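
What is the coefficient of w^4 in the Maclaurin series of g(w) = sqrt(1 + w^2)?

Apply the Taylor formula c_k = f^(k)(a)/k!.
So c_4 = g^(4)(0)/4! = -1/8.

-1/8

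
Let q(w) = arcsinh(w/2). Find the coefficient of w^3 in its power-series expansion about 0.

-1/48

Compute the successive derivatives at the expansion point and divide by k!.
q(0) = 0
q′(0) = 1/2
q′′(0) = 0
q′′′(0) = -1/8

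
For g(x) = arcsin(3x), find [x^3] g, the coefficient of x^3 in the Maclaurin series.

9/2

g(0) = 0
g′(0) = 3
g′′(0) = 0
g′′′(0) = 27
Dividing each by k! gives the coefficients c_0, ..., c_3.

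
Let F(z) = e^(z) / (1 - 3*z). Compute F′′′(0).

Expand 1/(denominator) as a geometric series and multiply by the numerator's series.
The coefficient of z^3 in the expansion is 113/3, so F′′′(0) = 3! * (113/3) = 226.

226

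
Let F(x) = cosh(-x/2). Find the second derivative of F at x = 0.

The coefficient of x^2 in the expansion is 1/8, so F′′(0) = 2! * (1/8) = 1/4.

1/4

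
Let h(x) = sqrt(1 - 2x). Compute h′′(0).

-1

Use the known series and substitute for the argument.
From the series, [x^2] h = -1/2; multiply by 2! = 2 to get -1.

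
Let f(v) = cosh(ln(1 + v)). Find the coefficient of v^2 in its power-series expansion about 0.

1/2

Plug the Maclaurin series of the inner function into that of the outer and collect terms.
f(0) = 1
f′(0) = 0
f′′(0) = 1
So c_2 = f′′(0)/2! = 1/2.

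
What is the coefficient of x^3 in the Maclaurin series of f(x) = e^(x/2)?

Use the known series and substitute for the argument.
f(0) = 1
f′(0) = 1/2
f′′(0) = 1/4
f′′′(0) = 1/8
So c_3 = f′′′(0)/3! = 1/48.

1/48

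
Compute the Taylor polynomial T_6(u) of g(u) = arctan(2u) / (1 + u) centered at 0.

-86*u^6/15 + 86*u^5/15 + 2*u^4/3 - 2*u^3/3 - 2*u^2 + 2*u

Take the Cauchy product of the two expansions.
g(0) = 0
g′(0) = 2
g′′(0) = -4
g′′′(0) = -4
g^(4)(0) = 16
g^(5)(0) = 688
g^(6)(0) = -4128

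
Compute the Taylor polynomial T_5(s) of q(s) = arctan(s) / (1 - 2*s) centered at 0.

223*s^5/15 + 22*s^4/3 + 11*s^3/3 + 2*s^2 + s

Multiply the numerator's expansion by the denominator's geometric series.
q(0) = 0
q′(0) = 1
q′′(0) = 4
q′′′(0) = 22
q^(4)(0) = 176
q^(5)(0) = 1784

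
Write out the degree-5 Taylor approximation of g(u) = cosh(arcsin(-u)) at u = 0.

Compose series: expand the inner function first, then feed it into the outer expansion.

5*u^4/24 + u^2/2 + 1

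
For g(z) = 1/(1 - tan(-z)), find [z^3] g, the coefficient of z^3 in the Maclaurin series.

-4/3

Substitute the inner expansion into the outer series and collect powers.
[z^0] = 1;  [z^1] = -1;  [z^2] = 1;  [z^3] = -4/3.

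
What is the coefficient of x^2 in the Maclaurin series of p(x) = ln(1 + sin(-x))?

Compose series: expand the inner function first, then feed it into the outer expansion.

-1/2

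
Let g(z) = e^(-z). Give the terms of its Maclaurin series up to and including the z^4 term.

z^4/24 - z^3/6 + z^2/2 - z + 1

g(0) = 1
g′(0) = -1
g′′(0) = 1
g′′′(0) = -1
g^(4)(0) = 1
Then c_k = g^(k)(0)/k! gives each Taylor coefficient.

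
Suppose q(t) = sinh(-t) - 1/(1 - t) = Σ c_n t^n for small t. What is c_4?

-1

Combine the two series term by term.
q(0) = -1
q′(0) = -2
q′′(0) = -2
q′′′(0) = -7
q^(4)(0) = -24
Then c_k = q^(k)(0)/k! gives each Taylor coefficient.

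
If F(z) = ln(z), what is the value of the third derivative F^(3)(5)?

Compute the successive derivatives at the expansion point and divide by k!.
The coefficient of (z - 5)^3 in the expansion is 1/375, so F′′′(5) = 3! * (1/375) = 2/125.

2/125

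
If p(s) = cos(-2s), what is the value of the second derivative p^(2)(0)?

-4

The coefficient of s^2 in the expansion is -2, so p′′(0) = 2! * (-2) = -4.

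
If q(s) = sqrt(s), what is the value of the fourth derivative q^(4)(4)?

-15/2048

From the series, [(s - 4)^4] q = -5/16384; multiply by 4! = 24 to get -15/2048.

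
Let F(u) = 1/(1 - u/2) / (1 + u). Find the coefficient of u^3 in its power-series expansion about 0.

-5/8

Write out both Maclaurin series and multiply, keeping only the needed powers.
F(0) = 1
F′(0) = -1/2
F′′(0) = 3/2
F′′′(0) = -15/4
So c_3 = F′′′(0)/3! = -5/8.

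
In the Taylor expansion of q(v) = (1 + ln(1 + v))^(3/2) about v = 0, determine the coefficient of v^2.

-3/8

Substitute the inner expansion into the outer series and collect powers.
q(0) = 1
q′(0) = 3/2
q′′(0) = -3/4
So c_2 = q′′(0)/2! = -3/8.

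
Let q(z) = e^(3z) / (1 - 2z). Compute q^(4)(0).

1689

Take the Cauchy product of the two expansions.
The coefficient of z^4 in the expansion is 563/8, so q^(4)(0) = 4! * (563/8) = 1689.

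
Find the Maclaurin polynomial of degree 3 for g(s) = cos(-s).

1 - s^2/2

g(0) = 1
g′(0) = 0
g′′(0) = -1
g′′′(0) = 0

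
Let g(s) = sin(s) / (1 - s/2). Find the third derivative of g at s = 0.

Write out both Maclaurin series and multiply, keeping only the needed powers.
The coefficient of s^3 in the expansion is 1/12, so g′′′(0) = 3! * (1/12) = 1/2.

1/2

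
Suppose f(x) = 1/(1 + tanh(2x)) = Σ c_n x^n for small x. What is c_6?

Plug the Maclaurin series of the inner function into that of the outer and collect terms.
[x^0] = 1;  [x^1] = -2;  [x^2] = 4;  [x^3] = -16/3;  [x^4] = 16/3;  [x^5] = -64/15;  [x^6] = 128/45.

128/45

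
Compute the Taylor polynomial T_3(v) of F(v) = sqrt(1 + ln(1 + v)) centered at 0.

17*v^3/48 - 3*v^2/8 + v/2 + 1

Substitute the inner expansion into the outer series and collect powers.
F(0) = 1
F′(0) = 1/2
F′′(0) = -3/4
F′′′(0) = 17/8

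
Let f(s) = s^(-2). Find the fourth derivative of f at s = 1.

120

The coefficient of (s - 1)^4 in the expansion is 5, so f^(4)(1) = 4! * (5) = 120.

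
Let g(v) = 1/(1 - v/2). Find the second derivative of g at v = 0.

1/2

Compute the successive derivatives at the expansion point and divide by k!.
The coefficient of v^2 in the expansion is 1/4, so g′′(0) = 2! * (1/4) = 1/2.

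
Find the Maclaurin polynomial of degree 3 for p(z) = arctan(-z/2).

p(0) = 0
p′(0) = -1/2
p′′(0) = 0
p′′′(0) = 1/4

z^3/24 - z/2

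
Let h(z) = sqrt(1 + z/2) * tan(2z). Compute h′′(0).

Expand each factor separately, then convolve coefficients.
The coefficient of z^2 in the expansion is 1/2, so h′′(0) = 2! * (1/2) = 1.

1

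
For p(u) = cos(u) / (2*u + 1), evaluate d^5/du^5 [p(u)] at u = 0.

-3370

Use 1/(1 - r) = Σ r^k on the denominator, then take the Cauchy product.
The coefficient of u^5 in the expansion is -337/12, so p^(5)(0) = 5! * (-337/12) = -3370.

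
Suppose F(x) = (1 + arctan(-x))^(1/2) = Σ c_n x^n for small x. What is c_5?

-83/1280

Plug the Maclaurin series of the inner function into that of the outer and collect terms.
F(0) = 1
F′(0) = -1/2
F′′(0) = -1/4
F′′′(0) = 5/8
F^(4)(0) = 17/16
F^(5)(0) = -249/32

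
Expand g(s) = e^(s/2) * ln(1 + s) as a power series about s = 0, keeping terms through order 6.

Take the Cauchy product of the two expansions.
g(0) = 0
g′(0) = 1
g′′(0) = 0
g′′′(0) = 5/4
g^(4)(0) = -3
g^(5)(0) = 209/16
g^(6)(0) = -265/4

-53*s^6/576 + 209*s^5/1920 - s^4/8 + 5*s^3/24 + s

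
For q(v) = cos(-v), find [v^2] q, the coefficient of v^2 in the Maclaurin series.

Compute the successive derivatives at the expansion point and divide by k!.
q(0) = 1
q′(0) = 0
q′′(0) = -1
So c_2 = q′′(0)/2! = -1/2.

-1/2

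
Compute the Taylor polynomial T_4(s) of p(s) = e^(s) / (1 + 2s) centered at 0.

233*s^4/24 - 29*s^3/6 + 5*s^2/2 - s + 1

Write out both Maclaurin series and multiply, keeping only the needed powers.
p(0) = 1
p′(0) = -1
p′′(0) = 5
p′′′(0) = -29
p^(4)(0) = 233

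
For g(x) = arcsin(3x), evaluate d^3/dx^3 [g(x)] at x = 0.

From the series, [x^3] g = 9/2; multiply by 3! = 6 to get 27.

27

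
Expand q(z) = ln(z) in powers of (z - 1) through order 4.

-(z - 1)^4/4 + (z - 1)^3/3 - (z - 1)^2/2 + (z - 1)

q(1) = 0
q′(1) = 1
q′′(1) = -1
q′′′(1) = 2
q^(4)(1) = -6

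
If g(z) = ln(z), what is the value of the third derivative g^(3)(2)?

1/4

The coefficient of (z - 2)^3 in the expansion is 1/24, so g′′′(2) = 3! * (1/24) = 1/4.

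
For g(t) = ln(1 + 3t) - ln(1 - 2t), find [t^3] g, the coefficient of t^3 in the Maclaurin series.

Combine the two series term by term.
g(0) = 0
g′(0) = 5
g′′(0) = -5
g′′′(0) = 70
The Taylor polynomial is Σ g^(k)(0)/k! · t^k.

35/3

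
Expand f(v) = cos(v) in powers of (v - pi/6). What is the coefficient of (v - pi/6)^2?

[(v - pi/6)^0] = sqrt(3)/2;  [(v - pi/6)^1] = -1/2;  [(v - pi/6)^2] = -sqrt(3)/4.

-sqrt(3)/4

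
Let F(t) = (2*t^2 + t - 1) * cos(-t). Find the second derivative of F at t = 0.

Multiply each power in the prefactor through the base expansion.
The coefficient of t^2 in the expansion is 5/2, so F′′(0) = 2! * (5/2) = 5.

5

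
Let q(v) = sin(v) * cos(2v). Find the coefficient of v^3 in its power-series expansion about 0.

-13/6

Multiply the two series term by term and collect like powers.
[v^0] = 0;  [v^1] = 1;  [v^2] = 0;  [v^3] = -13/6.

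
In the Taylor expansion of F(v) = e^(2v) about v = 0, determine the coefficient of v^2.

2

Apply the Taylor formula c_k = f^(k)(a)/k!.
[v^0] = 1;  [v^1] = 2;  [v^2] = 2.
So c_2 = F′′(0)/2! = 2.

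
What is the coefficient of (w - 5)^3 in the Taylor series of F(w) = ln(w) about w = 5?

1/375

F(5) = ln(5)
F′(5) = 1/5
F′′(5) = -1/25
F′′′(5) = 2/125
The Taylor polynomial is Σ F^(k)(5)/k! · (w - 5)^k.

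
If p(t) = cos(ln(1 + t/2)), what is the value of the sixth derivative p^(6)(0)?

Let u equal the inner series; expand the outer function in u and truncate.
The coefficient of t^6 in the expansion is -19/4608, so p^(6)(0) = 6! * (-19/4608) = -95/32.

-95/32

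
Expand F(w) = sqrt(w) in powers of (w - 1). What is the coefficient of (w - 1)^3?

[(w - 1)^0] = 1;  [(w - 1)^1] = 1/2;  [(w - 1)^2] = -1/8;  [(w - 1)^3] = 1/16.
So c_3 = F′′′(1)/3! = 1/16.

1/16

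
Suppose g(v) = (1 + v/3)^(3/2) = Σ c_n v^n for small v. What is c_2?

1/24

g(0) = 1
g′(0) = 1/2
g′′(0) = 1/12
So c_2 = g′′(0)/2! = 1/24.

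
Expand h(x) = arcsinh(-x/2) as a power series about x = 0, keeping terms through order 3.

[x^0] = 0;  [x^1] = -1/2;  [x^2] = 0;  [x^3] = 1/48.

x^3/48 - x/2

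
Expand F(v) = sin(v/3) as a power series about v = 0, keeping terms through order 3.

F(0) = 0
F′(0) = 1/3
F′′(0) = 0
F′′′(0) = -1/27

-v^3/162 + v/3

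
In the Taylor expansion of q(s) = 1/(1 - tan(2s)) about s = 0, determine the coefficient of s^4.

Plug the Maclaurin series of the inner function into that of the outer and collect terms.
q(0) = 1
q′(0) = 2
q′′(0) = 8
q′′′(0) = 64
q^(4)(0) = 640

80/3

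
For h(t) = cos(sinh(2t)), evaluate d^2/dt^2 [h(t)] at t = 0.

-4

Compose series: expand the inner function first, then feed it into the outer expansion.
The coefficient of t^2 in the expansion is -2, so h′′(0) = 2! * (-2) = -4.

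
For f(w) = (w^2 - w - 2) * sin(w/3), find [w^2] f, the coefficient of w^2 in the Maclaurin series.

Distribute the polynomial across the series and collect like powers.
f(0) = 0
f′(0) = -2/3
f′′(0) = -2/3
Then c_k = f^(k)(0)/k! gives each Taylor coefficient.

-1/3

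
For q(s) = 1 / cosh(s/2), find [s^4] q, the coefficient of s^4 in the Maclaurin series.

5/384

Divide the numerator series by the denominator series (power-series long division).
q(0) = 1
q′(0) = 0
q′′(0) = -1/4
q′′′(0) = 0
q^(4)(0) = 5/16
Then c_k = q^(k)(0)/k! gives each Taylor coefficient.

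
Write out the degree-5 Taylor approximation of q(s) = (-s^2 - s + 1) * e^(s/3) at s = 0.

-2^(18/175)*3^(3/35)*5^(12/25)*7^(159/175)*s^5/2250 - 119*s^4/1944 - 31*s^3/81 - 23*s^2/18 - 2*s/3 + 1

Shift and add copies of the series according to the polynomial's terms.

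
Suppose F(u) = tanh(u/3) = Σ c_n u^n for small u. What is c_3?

F(0) = 0
F′(0) = 1/3
F′′(0) = 0
F′′′(0) = -2/27
The Taylor polynomial is Σ F^(k)(0)/k! · u^k.

-1/81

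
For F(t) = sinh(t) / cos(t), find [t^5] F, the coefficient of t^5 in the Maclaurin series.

Invert the denominator's series and multiply.
F(0) = 0
F′(0) = 1
F′′(0) = 0
F′′′(0) = 4
F^(4)(0) = 0
F^(5)(0) = 36
So c_5 = F^(5)(0)/5! = 3/10.

3/10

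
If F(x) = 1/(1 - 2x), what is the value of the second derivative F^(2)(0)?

From the series, [x^2] F = 4; multiply by 2! = 2 to get 8.

8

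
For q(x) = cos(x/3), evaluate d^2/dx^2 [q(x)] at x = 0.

-1/9

The coefficient of x^2 in the expansion is -1/18, so q′′(0) = 2! * (-1/18) = -1/9.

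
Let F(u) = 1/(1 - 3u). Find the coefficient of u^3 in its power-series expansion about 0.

F(0) = 1
F′(0) = 3
F′′(0) = 18
F′′′(0) = 162
Dividing each by k! gives the coefficients c_0, ..., c_3.

27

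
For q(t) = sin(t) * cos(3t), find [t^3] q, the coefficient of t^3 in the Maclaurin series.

-14/3

Write out both Maclaurin series and multiply, keeping only the needed powers.
q(0) = 0
q′(0) = 1
q′′(0) = 0
q′′′(0) = -28
So c_3 = q′′′(0)/3! = -14/3.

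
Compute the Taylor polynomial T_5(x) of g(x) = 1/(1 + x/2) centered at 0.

-x^5/32 + x^4/16 - x^3/8 + x^2/4 - x/2 + 1

g(0) = 1
g′(0) = -1/2
g′′(0) = 1/2
g′′′(0) = -3/4
g^(4)(0) = 3/2
g^(5)(0) = -15/4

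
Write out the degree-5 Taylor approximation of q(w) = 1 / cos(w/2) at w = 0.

Invert the denominator's series and multiply.
q(0) = 1
q′(0) = 0
q′′(0) = 1/4
q′′′(0) = 0
q^(4)(0) = 5/16
q^(5)(0) = 0

5*w^4/384 + w^2/8 + 1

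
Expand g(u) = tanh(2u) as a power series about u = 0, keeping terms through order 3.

g(0) = 0
g′(0) = 2
g′′(0) = 0
g′′′(0) = -16
Dividing each by k! gives the coefficients c_0, ..., c_3.

-8*u^3/3 + 2*u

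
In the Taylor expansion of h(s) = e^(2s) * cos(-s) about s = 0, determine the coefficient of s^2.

Write out both Maclaurin series and multiply, keeping only the needed powers.
h(0) = 1
h′(0) = 2
h′′(0) = 3
The Taylor polynomial is Σ h^(k)(0)/k! · s^k.

3/2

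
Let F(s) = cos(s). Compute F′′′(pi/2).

From the series, [(s - pi/2)^3] F = 1/6; multiply by 3! = 6 to get 1.

1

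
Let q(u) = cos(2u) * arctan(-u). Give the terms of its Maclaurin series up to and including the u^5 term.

Multiply the two series term by term and collect like powers.
q(0) = 0
q′(0) = -1
q′′(0) = 0
q′′′(0) = 14
q^(4)(0) = 0
q^(5)(0) = -184

-23*u^5/15 + 7*u^3/3 - u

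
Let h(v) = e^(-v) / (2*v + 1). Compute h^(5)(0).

Expand 1/(denominator) as a geometric series and multiply by the numerator's series.
The coefficient of v^5 in the expansion is -6331/120, so h^(5)(0) = 5! * (-6331/120) = -6331.

-6331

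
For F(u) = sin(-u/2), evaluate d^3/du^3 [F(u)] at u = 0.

Apply the Taylor formula c_k = f^(k)(a)/k!.
The coefficient of u^3 in the expansion is 1/48, so F′′′(0) = 3! * (1/48) = 1/8.

1/8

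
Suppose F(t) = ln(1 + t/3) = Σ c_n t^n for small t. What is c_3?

F(0) = 0
F′(0) = 1/3
F′′(0) = -1/9
F′′′(0) = 2/27

1/81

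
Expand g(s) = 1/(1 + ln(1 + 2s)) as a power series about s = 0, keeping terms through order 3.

-56*s^3/3 + 6*s^2 - 2*s + 1

Let u equal the inner series; expand the outer function in u and truncate.
[s^0] = 1;  [s^1] = -2;  [s^2] = 6;  [s^3] = -56/3.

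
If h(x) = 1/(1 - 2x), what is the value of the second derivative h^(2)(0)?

8

The coefficient of x^2 in the expansion is 4, so h′′(0) = 2! * (4) = 8.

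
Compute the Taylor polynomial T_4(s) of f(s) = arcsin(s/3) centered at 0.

s^3/162 + s/3

f(0) = 0
f′(0) = 1/3
f′′(0) = 0
f′′′(0) = 1/27
f^(4)(0) = 0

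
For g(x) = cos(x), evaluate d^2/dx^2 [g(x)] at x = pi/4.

From the series, [(x - pi/4)^2] g = -sqrt(2)/4; multiply by 2! = 2 to get -sqrt(2)/2.

-sqrt(2)/2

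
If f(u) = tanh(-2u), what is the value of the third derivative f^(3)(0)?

From the series, [u^3] f = 8/3; multiply by 3! = 6 to get 16.

16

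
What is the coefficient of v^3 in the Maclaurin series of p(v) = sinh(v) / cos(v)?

2/3

Divide the numerator series by the denominator series (power-series long division).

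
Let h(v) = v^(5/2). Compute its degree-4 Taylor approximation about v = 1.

-5*(v - 1)^4/128 + 5*(v - 1)^3/16 + 15*(v - 1)^2/8 + 5*(v - 1)/2 + 1

[(v - 1)^0] = 1;  [(v - 1)^1] = 5/2;  [(v - 1)^2] = 15/8;  [(v - 1)^3] = 5/16;  [(v - 1)^4] = -5/128.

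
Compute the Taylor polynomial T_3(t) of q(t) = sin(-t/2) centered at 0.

t^3/48 - t/2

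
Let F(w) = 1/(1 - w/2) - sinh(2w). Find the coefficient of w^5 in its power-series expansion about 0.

-113/480

Expand each term separately and add.
[w^0] = 1;  [w^1] = -3/2;  [w^2] = 1/4;  [w^3] = -29/24;  [w^4] = 1/16;  [w^5] = -113/480.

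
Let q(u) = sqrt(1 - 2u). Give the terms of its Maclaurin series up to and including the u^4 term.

Use the known series and substitute for the argument.
[u^0] = 1;  [u^1] = -1;  [u^2] = -1/2;  [u^3] = -1/2;  [u^4] = -5/8.

-5*u^4/8 - u^3/2 - u^2/2 - u + 1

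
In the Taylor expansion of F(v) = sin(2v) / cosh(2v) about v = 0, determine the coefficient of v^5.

Write the quotient as an unknown series and match coefficients against numerator = denominator · series.

48/5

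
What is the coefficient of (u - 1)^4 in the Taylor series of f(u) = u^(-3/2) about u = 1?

315/128

f(1) = 1
f′(1) = -3/2
f′′(1) = 15/4
f′′′(1) = -105/8
f^(4)(1) = 945/16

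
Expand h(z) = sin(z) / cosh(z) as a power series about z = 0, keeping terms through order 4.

-2*z^3/3 + z

Invert the denominator's series and multiply.
h(0) = 0
h′(0) = 1
h′′(0) = 0
h′′′(0) = -4
h^(4)(0) = 0
Then c_k = h^(k)(0)/k! gives each Taylor coefficient.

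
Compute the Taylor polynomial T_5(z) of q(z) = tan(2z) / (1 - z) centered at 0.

134*z^5/15 + 14*z^4/3 + 14*z^3/3 + 2*z^2 + 2*z

Write out both Maclaurin series and multiply, keeping only the needed powers.
q(0) = 0
q′(0) = 2
q′′(0) = 4
q′′′(0) = 28
q^(4)(0) = 112
q^(5)(0) = 1072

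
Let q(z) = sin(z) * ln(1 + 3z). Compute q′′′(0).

Take the Cauchy product of the two expansions.
From the series, [z^3] q = -9/2; multiply by 3! = 6 to get -27.

-27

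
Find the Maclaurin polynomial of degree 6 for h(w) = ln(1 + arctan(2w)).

Substitute the inner expansion into the outer series and collect powers.
h(0) = 0
h′(0) = 2
h′′(0) = -4
h′′′(0) = 0
h^(4)(0) = 32
h^(5)(0) = 256
h^(6)(0) = -4096

-256*w^6/45 + 32*w^5/15 + 4*w^4/3 - 2*w^2 + 2*w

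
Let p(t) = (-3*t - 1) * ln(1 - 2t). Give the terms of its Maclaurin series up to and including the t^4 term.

Shift and add copies of the series according to the polynomial's terms.
p(0) = 0
p′(0) = 2
p′′(0) = 16
p′′′(0) = 52
p^(4)(0) = 288
The Taylor polynomial is Σ p^(k)(0)/k! · t^k.

12*t^4 + 26*t^3/3 + 8*t^2 + 2*t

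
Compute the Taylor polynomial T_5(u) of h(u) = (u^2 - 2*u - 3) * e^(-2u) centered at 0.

-28*u^5/15 + 8*u^4/3 - 2*u^3 - u^2 + 4*u - 3

Distribute the polynomial across the series and collect like powers.
h(0) = -3
h′(0) = 4
h′′(0) = -2
h′′′(0) = -12
h^(4)(0) = 64
h^(5)(0) = -224
Then c_k = h^(k)(0)/k! gives each Taylor coefficient.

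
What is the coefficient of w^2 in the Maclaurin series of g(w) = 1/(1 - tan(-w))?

1

Plug the Maclaurin series of the inner function into that of the outer and collect terms.
g(0) = 1
g′(0) = -1
g′′(0) = 2
So c_2 = g′′(0)/2! = 1.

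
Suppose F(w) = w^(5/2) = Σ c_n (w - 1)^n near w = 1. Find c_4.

-5/128

Differentiate repeatedly and evaluate at the center.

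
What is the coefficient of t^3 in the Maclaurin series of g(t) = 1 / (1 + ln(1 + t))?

Write 1/(1+u) = 1 - u + u^2 - u^3 + ... and substitute the series for u.
g(0) = 1
g′(0) = -1
g′′(0) = 3
g′′′(0) = -14
So c_3 = g′′′(0)/3! = -7/3.

-7/3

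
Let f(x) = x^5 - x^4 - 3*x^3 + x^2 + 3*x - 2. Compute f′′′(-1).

66

The coefficient of (x + 1)^3 in the expansion is 11, so f′′′(-1) = 3! * (11) = 66.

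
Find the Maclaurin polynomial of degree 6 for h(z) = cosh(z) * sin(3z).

-z^5/10 - 3*z^3 + 3*z

Write out both Maclaurin series and multiply, keeping only the needed powers.
[z^0] = 0;  [z^1] = 3;  [z^2] = 0;  [z^3] = -3;  [z^4] = 0;  [z^5] = -1/10;  [z^6] = 0.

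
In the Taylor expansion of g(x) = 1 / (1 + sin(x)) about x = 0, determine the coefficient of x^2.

Expand as Σ (-1)^k u^k with u equal to the inner function's series.
g(0) = 1
g′(0) = -1
g′′(0) = 2

1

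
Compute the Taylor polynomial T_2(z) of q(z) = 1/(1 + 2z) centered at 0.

4*z^2 - 2*z + 1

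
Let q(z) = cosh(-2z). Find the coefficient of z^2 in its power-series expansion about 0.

2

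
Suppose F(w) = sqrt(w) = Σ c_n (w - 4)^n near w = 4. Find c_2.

-1/64

F(4) = 2
F′(4) = 1/4
F′′(4) = -1/32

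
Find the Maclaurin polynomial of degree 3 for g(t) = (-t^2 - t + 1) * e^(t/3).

Shift and add copies of the series according to the polynomial's terms.
g(0) = 1
g′(0) = -2/3
g′′(0) = -23/9
g′′′(0) = -62/27
The Taylor polynomial is Σ g^(k)(0)/k! · t^k.

-31*t^3/81 - 23*t^2/18 - 2*t/3 + 1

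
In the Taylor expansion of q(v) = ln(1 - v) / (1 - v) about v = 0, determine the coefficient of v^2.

Use 1/(1 - r) = Σ r^k on the denominator, then take the Cauchy product.
[v^0] = 0;  [v^1] = -1;  [v^2] = -3/2.

-3/2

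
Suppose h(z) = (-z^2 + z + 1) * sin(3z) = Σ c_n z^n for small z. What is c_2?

Multiply each power in the prefactor through the base expansion.
h(0) = 0
h′(0) = 3
h′′(0) = 6
So c_2 = h′′(0)/2! = 3.

3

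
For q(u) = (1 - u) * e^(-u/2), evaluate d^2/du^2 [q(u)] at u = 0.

Distribute the polynomial across the series and collect like powers.
The coefficient of u^2 in the expansion is 5/8, so q′′(0) = 2! * (5/8) = 5/4.

5/4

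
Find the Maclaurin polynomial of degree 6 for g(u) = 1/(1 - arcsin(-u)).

83*u^6/45 - 63*u^5/40 + 4*u^4/3 - 7*u^3/6 + u^2 - u + 1

Compose series: expand the inner function first, then feed it into the outer expansion.
g(0) = 1
g′(0) = -1
g′′(0) = 2
g′′′(0) = -7
g^(4)(0) = 32
g^(5)(0) = -189
g^(6)(0) = 1328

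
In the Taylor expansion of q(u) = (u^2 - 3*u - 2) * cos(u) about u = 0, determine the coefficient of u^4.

-7/12

Multiply each power in the prefactor through the base expansion.
q(0) = -2
q′(0) = -3
q′′(0) = 4
q′′′(0) = 9
q^(4)(0) = -14
So c_4 = q^(4)(0)/4! = -7/12.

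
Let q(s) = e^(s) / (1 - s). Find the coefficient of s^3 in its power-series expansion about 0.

Write out both Maclaurin series and multiply, keeping only the needed powers.

8/3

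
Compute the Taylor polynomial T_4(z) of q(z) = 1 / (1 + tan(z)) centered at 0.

5*z^4/3 - 4*z^3/3 + z^2 - z + 1

Write 1/(1+u) = 1 - u + u^2 - u^3 + ... and substitute the series for u.
q(0) = 1
q′(0) = -1
q′′(0) = 2
q′′′(0) = -8
q^(4)(0) = 40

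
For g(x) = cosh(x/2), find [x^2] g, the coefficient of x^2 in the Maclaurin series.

g(0) = 1
g′(0) = 0
g′′(0) = 1/4

1/8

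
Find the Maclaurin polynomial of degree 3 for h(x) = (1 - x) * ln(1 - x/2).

x^3/12 + 3*x^2/8 - x/2

Multiply each power in the prefactor through the base expansion.
h(0) = 0
h′(0) = -1/2
h′′(0) = 3/4
h′′′(0) = 1/2
Then c_k = h^(k)(0)/k! gives each Taylor coefficient.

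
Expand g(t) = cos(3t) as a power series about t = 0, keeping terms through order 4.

27*t^4/8 - 9*t^2/2 + 1

Compute the successive derivatives at the expansion point and divide by k!.
[t^0] = 1;  [t^1] = 0;  [t^2] = -9/2;  [t^3] = 0;  [t^4] = 27/8.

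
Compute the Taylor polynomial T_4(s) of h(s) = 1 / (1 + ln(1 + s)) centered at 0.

Write 1/(1+u) = 1 - u + u^2 - u^3 + ... and substitute the series for u.

11*s^4/3 - 7*s^3/3 + 3*s^2/2 - s + 1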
◆ ◆ ◆ ◆ ◆
> **Task instructions**:
Copy verbatim the span of lines that begins with the line holding "Find the Maclaurin polynomial of degree 3 for h(x)" and ends at the last line of the records.

> **Response to this task**:
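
Find the Maclaurin polynomial of degree 3 for h(x) = (1 - x) * ln(1 - x/2).

x^3/12 + 3*x^2/8 - x/2

Multiply each power in the prefactor through the base expansion.
h(0) = 0
h′(0) = -1/2
h′′(0) = 3/4
h′′′(0) = 1/2
Then c_k = h^(k)(0)/k! gives each Taylor coefficient.

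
Expand g(t) = cos(3t) as a power series about t = 0, keeping terms through order 4.

27*t^4/8 - 9*t^2/2 + 1

Compute the successive derivatives at the expansion point and divide by k!.
[t^0] = 1;  [t^1] = 0;  [t^2] = -9/2;  [t^3] = 0;  [t^4] = 27/8.

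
Compute the Taylor polynomial T_4(s) of h(s) = 1 / (1 + ln(1 + s)) centered at 0.

Write 1/(1+u) = 1 - u + u^2 - u^3 + ... and substitute the series for u.

11*s^4/3 - 7*s^3/3 + 3*s^2/2 - s + 1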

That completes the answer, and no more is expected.